→ **Problem requirements**: In the records below, count each line where the word "What" appears, and reply with that number only.

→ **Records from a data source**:
========================================================================
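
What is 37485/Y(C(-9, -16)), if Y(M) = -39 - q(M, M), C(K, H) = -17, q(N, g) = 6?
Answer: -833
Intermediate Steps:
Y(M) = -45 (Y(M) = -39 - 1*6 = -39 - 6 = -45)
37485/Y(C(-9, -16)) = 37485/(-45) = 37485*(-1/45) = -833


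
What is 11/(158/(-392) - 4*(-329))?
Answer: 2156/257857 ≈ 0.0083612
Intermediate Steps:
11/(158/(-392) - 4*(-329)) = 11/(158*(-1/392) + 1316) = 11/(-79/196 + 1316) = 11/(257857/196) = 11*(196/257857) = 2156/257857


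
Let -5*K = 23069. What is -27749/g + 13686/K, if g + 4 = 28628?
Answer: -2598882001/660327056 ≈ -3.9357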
========================================================================
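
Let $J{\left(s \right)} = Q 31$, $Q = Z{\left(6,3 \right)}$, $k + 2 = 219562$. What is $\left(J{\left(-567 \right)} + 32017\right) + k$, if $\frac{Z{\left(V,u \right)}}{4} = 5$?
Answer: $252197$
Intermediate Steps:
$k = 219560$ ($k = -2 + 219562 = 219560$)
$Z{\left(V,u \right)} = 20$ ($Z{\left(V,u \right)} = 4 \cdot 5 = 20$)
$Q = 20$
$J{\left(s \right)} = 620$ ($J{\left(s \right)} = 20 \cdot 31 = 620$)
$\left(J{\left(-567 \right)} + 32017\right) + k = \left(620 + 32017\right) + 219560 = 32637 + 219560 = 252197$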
========================================================================
→ **Completed exercise**: 4